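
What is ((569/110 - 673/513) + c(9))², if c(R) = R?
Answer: 526694193169/3184344900 ≈ 165.40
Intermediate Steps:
((569/110 - 673/513) + c(9))² = ((569/110 - 673/513) + 9)² = (217867/56430 + 9)² = (725737/56430)² = 526694193169/3184344900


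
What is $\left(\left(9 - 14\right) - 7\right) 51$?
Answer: $-612$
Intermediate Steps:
$\left(\left(9 - 14\right) - 7\right) 51 = \left(-5 - 7\right) 51 = \left(-12\right) 51 = -612$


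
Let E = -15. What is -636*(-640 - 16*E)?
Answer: 254400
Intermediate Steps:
-636*(-640 - 16*E) = -636*(-640 - 16*(-15)) = -636*(-640 + 240) = -636*(-400) = 254400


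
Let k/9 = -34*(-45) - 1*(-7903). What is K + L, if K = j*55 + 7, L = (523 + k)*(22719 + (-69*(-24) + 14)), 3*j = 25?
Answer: 6249926536/3 ≈ 2.0833e+9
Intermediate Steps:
j = 25/3 (j = (⅓)*25 = 25/3 ≈ 8.3333)
k = 84897 (k = 9*(-34*(-45) - 1*(-7903)) = 9*(1530 + 7903) = 9*9433 = 84897)
L = 2083308380 (L = (523 + 84897)*(22719 + (-69*(-24) + 14)) = 85420*(22719 + (1656 + 14)) = 85420*(22719 + 1670) = 85420*24389 = 2083308380)
K = 1396/3 (K = (25/3)*55 + 7 = 1375/3 + 7 = 1396/3 ≈ 465.33)
K + L = 1396/3 + 2083308380 = 6249926536/3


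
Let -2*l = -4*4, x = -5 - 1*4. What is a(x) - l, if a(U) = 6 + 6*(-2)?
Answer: -14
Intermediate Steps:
x = -9 (x = -5 - 4 = -9)
a(U) = -6 (a(U) = 6 - 12 = -6)
l = 8 (l = -(-2)*4 = -1/2*(-16) = 8)
a(x) - l = -6 - 1*8 = -6 - 8 = -14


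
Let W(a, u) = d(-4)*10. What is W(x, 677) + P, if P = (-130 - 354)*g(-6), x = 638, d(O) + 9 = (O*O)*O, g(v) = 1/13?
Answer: -9974/13 ≈ -767.23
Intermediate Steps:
g(v) = 1/13
d(O) = -9 + O³ (d(O) = -9 + (O*O)*O = -9 + O²*O = -9 + O³)
W(a, u) = -730 (W(a, u) = (-9 + (-4)³)*10 = (-9 - 64)*10 = -73*10 = -730)
P = -484/13 (P = (-130 - 354)*(1/13) = -484*1/13 = -484/13 ≈ -37.231)
W(x, 677) + P = -730 - 484/13 = -9974/13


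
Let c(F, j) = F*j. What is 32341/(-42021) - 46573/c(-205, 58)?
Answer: 54224467/17228610 ≈ 3.1474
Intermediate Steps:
32341/(-42021) - 46573/c(-205, 58) = 32341/(-42021) - 46573/((-205*58)) = 32341*(-1/42021) - 46573/(-11890) = -32341/42021 - 46573*(-1/11890) = -32341/42021 + 46573/11890 = 54224467/17228610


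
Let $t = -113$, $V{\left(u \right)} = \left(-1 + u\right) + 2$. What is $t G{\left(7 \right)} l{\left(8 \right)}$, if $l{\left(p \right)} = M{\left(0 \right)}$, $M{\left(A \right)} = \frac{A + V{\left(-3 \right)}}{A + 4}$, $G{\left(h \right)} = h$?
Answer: $\frac{791}{2} \approx 395.5$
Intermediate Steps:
$V{\left(u \right)} = 1 + u$
$M{\left(A \right)} = \frac{-2 + A}{4 + A}$ ($M{\left(A \right)} = \frac{A + \left(1 - 3\right)}{A + 4} = \frac{A - 2}{4 + A} = \frac{-2 + A}{4 + A}$)
$l{\left(p \right)} = - \frac{1}{2}$ ($l{\left(p \right)} = \frac{-2 + 0}{4 + 0} = \frac{1}{4} \left(-2\right) = - \frac{1}{2}$)
$t G{\left(7 \right)} l{\left(8 \right)} = \left(-113\right) 7 \left(- \frac{1}{2}\right) = \left(-791\right) \left(- \frac{1}{2}\right) = \frac{791}{2}$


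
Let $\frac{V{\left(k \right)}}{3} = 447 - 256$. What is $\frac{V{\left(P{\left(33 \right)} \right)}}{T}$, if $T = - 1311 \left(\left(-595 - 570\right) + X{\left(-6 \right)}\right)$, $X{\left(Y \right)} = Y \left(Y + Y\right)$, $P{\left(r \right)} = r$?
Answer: $\frac{191}{477641} \approx 0.00039988$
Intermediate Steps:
$X{\left(Y \right)} = 2 Y^{2}$ ($X{\left(Y \right)} = Y 2 Y = 2 Y^{2}$)
$V{\left(k \right)} = 573$ ($V{\left(k \right)} = 3 \left(447 - 256\right) = 3 \cdot 191 = 573$)
$T = 1432923$ ($T = - 1311 \left(\left(-595 - 570\right) + 2 \left(-6\right)^{2}\right) = - 1311 \left(\left(-595 - 570\right) + 2 \cdot 36\right) = - 1311 \left(-1165 + 72\right) = \left(-1311\right) \left(-1093\right) = 1432923$)
$\frac{V{\left(P{\left(33 \right)} \right)}}{T} = \frac{573}{1432923} = 573 \cdot \frac{1}{1432923} = \frac{191}{477641}$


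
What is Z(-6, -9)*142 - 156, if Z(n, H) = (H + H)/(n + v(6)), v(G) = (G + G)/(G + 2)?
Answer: 412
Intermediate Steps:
v(G) = 2*G/(2 + G) (v(G) = (2*G)/(2 + G) = 2*G/(2 + G))
Z(n, H) = 2*H/(3/2 + n) (Z(n, H) = (H + H)/(n + 2*6/(2 + 6)) = (2*H)/(n + 2*6/8) = (2*H)/(n + 2*6*(⅛)) = (2*H)/(n + 3/2) = (2*H)/(3/2 + n) = 2*H/(3/2 + n))
Z(-6, -9)*142 - 156 = (4*(-9)/(3 + 2*(-6)))*142 - 156 = (4*(-9)/(3 - 12))*142 - 156 = (4*(-9)/(-9))*142 - 156 = (4*(-9)*(-⅑))*142 - 156 = 4*142 - 156 = 568 - 156 = 412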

> _What you will do_
Once you have read the data, copy all of it out exactly.

> _Solution for this problem_
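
What is ((569/110 - 673/513) + c(9))², if c(R) = R?
Answer: 526694193169/3184344900 ≈ 165.40
Intermediate Steps:
((569/110 - 673/513) + c(9))² = ((569/110 - 673/513) + 9)² = (217867/56430 + 9)² = (725737/56430)² = 526694193169/3184344900


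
What is $\left(\left(9 - 14\right) - 7\right) 51$?
Answer: $-612$
Intermediate Steps:
$\left(\left(9 - 14\right) - 7\right) 51 = \left(-5 - 7\right) 51 = \left(-12\right) 51 = -612$


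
Let E = -15. What is -636*(-640 - 16*E)?
Answer: 254400
Intermediate Steps:
-636*(-640 - 16*E) = -636*(-640 - 16*(-15)) = -636*(-640 + 240) = -636*(-400) = 254400


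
Let k/9 = -34*(-45) - 1*(-7903). What is K + L, if K = j*55 + 7, L = (523 + k)*(22719 + (-69*(-24) + 14)), 3*j = 25?
Answer: 6249926536/3 ≈ 2.0833e+9
Intermediate Steps:
j = 25/3 (j = (⅓)*25 = 25/3 ≈ 8.3333)
k = 84897 (k = 9*(-34*(-45) - 1*(-7903)) = 9*(1530 + 7903) = 9*9433 = 84897)
L = 2083308380 (L = (523 + 84897)*(22719 + (-69*(-24) + 14)) = 85420*(22719 + (1656 + 14)) = 85420*(22719 + 1670) = 85420*24389 = 2083308380)
K = 1396/3 (K = (25/3)*55 + 7 = 1375/3 + 7 = 1396/3 ≈ 465.33)
K + L = 1396/3 + 2083308380 = 6249926536/3


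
Let -2*l = -4*4, x = -5 - 1*4. What is a(x) - l, if a(U) = 6 + 6*(-2)?
Answer: -14
Intermediate Steps:
x = -9 (x = -5 - 4 = -9)
a(U) = -6 (a(U) = 6 - 12 = -6)
l = 8 (l = -(-2)*4 = -1/2*(-16) = 8)
a(x) - l = -6 - 1*8 = -6 - 8 = -14


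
Let W(a, u) = d(-4)*10. What is W(x, 677) + P, if P = (-130 - 354)*g(-6), x = 638, d(O) + 9 = (O*O)*O, g(v) = 1/13?
Answer: -9974/13 ≈ -767.23
Intermediate Steps:
g(v) = 1/13
d(O) = -9 + O³ (d(O) = -9 + (O*O)*O = -9 + O²*O = -9 + O³)
W(a, u) = -730 (W(a, u) = (-9 + (-4)³)*10 = (-9 - 64)*10 = -73*10 = -730)
P = -484/13 (P = (-130 - 354)*(1/13) = -484*1/13 = -484/13 ≈ -37.231)
W(x, 677) + P = -730 - 484/13 = -9974/13


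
Let c(F, j) = F*j. What is 32341/(-42021) - 46573/c(-205, 58)?
Answer: 54224467/17228610 ≈ 3.1474
Intermediate Steps:
32341/(-42021) - 46573/c(-205, 58) = 32341/(-42021) - 46573/((-205*58)) = 32341*(-1/42021) - 46573/(-11890) = -32341/42021 - 46573*(-1/11890) = -32341/42021 + 46573/11890 = 54224467/17228610


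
Let $t = -113$, $V{\left(u \right)} = \left(-1 + u\right) + 2$. What is $t G{\left(7 \right)} l{\left(8 \right)}$, if $l{\left(p \right)} = M{\left(0 \right)}$, $M{\left(A \right)} = \frac{A + V{\left(-3 \right)}}{A + 4}$, $G{\left(h \right)} = h$?
Answer: $\frac{791}{2} \approx 395.5$
Intermediate Steps:
$V{\left(u \right)} = 1 + u$
$M{\left(A \right)} = \frac{-2 + A}{4 + A}$ ($M{\left(A \right)} = \frac{A + \left(1 - 3\right)}{A + 4} = \frac{A - 2}{4 + A} = \frac{-2 + A}{4 + A}$)
$l{\left(p \right)} = - \frac{1}{2}$ ($l{\left(p \right)} = \frac{-2 + 0}{4 + 0} = \frac{1}{4} \left(-2\right) = - \frac{1}{2}$)
$t G{\left(7 \right)} l{\left(8 \right)} = \left(-113\right) 7 \left(- \frac{1}{2}\right) = \left(-791\right) \left(- \frac{1}{2}\right) = \frac{791}{2}$


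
Let $\frac{V{\left(k \right)}}{3} = 447 - 256$. What is $\frac{V{\left(P{\left(33 \right)} \right)}}{T}$, if $T = - 1311 \left(\left(-595 - 570\right) + X{\left(-6 \right)}\right)$, $X{\left(Y \right)} = Y \left(Y + Y\right)$, $P{\left(r \right)} = r$?
Answer: $\frac{191}{477641} \approx 0.00039988$
Intermediate Steps:
$X{\left(Y \right)} = 2 Y^{2}$ ($X{\left(Y \right)} = Y 2 Y = 2 Y^{2}$)
$V{\left(k \right)} = 573$ ($V{\left(k \right)} = 3 \left(447 - 256\right) = 3 \cdot 191 = 573$)
$T = 1432923$ ($T = - 1311 \left(\left(-595 - 570\right) + 2 \left(-6\right)^{2}\right) = - 1311 \left(\left(-595 - 570\right) + 2 \cdot 36\right) = - 1311 \left(-1165 + 72\right) = \left(-1311\right) \left(-1093\right) = 1432923$)
$\frac{V{\left(P{\left(33 \right)} \right)}}{T} = \frac{573}{1432923} = 573 \cdot \frac{1}{1432923} = \frac{191}{477641}$


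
What is Z(-6, -9)*142 - 156, if Z(n, H) = (H + H)/(n + v(6)), v(G) = (G + G)/(G + 2)?
Answer: 412
Intermediate Steps:
v(G) = 2*G/(2 + G) (v(G) = (2*G)/(2 + G) = 2*G/(2 + G))
Z(n, H) = 2*H/(3/2 + n) (Z(n, H) = (H + H)/(n + 2*6/(2 + 6)) = (2*H)/(n + 2*6/8) = (2*H)/(n + 2*6*(⅛)) = (2*H)/(n + 3/2) = (2*H)/(3/2 + n) = 2*H/(3/2 + n))
Z(-6, -9)*142 - 156 = (4*(-9)/(3 + 2*(-6)))*142 - 156 = (4*(-9)/(3 - 12))*142 - 156 = (4*(-9)/(-9))*142 - 156 = (4*(-9)*(-⅑))*142 - 156 = 4*142 - 156 = 568 - 156 = 412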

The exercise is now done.